Saved data entries
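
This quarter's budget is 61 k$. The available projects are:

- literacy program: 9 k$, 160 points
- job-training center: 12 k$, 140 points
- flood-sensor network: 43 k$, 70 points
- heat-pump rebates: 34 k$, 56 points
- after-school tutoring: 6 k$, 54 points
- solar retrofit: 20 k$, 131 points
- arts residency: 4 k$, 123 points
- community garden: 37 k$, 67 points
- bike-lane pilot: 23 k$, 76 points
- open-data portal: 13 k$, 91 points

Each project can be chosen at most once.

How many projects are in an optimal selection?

The maximum projected impact within 61 k$ is 645.
literacy program + job-training center + solar retrofit + arts residency + open-data portal hits 645 at 58 k$.
Any selection reaching 645 contains exactly 5 projects.

5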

- [Work instructions]: Copy out all lines above holding "points".

- [Written response]:
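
- literacy program: 9 k$, 160 points
- job-training center: 12 k$, 140 points
- flood-sensor network: 43 k$, 70 points
- heat-pump rebates: 34 k$, 56 points
- after-school tutoring: 6 k$, 54 points
- solar retrofit: 20 k$, 131 points
- arts residency: 4 k$, 123 points
- community garden: 37 k$, 67 points
- bike-lane pilot: 23 k$, 76 points
- open-data portal: 13 k$, 91 points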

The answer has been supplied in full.